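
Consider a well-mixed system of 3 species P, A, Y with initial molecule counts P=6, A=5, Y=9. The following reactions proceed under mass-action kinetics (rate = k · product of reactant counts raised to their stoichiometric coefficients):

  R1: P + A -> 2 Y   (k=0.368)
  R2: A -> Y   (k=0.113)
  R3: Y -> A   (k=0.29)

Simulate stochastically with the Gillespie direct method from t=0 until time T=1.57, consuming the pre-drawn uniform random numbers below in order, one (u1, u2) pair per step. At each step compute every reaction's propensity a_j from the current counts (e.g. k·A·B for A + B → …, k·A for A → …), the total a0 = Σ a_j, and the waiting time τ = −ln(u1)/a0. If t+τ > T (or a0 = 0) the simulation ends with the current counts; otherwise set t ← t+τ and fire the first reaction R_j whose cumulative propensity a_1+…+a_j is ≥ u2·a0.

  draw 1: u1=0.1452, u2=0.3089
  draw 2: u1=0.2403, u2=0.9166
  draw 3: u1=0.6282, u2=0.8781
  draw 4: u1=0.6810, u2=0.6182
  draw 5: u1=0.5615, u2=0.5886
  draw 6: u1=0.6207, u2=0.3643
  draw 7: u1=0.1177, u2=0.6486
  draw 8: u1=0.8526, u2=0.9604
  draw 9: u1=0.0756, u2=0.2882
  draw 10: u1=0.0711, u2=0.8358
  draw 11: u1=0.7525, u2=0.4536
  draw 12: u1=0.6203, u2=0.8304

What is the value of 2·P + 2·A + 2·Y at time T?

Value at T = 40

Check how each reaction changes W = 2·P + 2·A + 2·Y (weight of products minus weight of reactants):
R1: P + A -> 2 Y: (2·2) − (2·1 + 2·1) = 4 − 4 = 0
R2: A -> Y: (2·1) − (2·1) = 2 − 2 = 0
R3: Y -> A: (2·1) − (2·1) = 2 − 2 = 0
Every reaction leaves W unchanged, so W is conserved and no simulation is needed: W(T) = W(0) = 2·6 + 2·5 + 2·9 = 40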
^^^^^^^^^^^^^^^^
**WHAT TO DO:**
Your reply should be a single number: how many lines in the listing above include the string "counts".

**SOLUTION TO THIS PROBLEM:**
2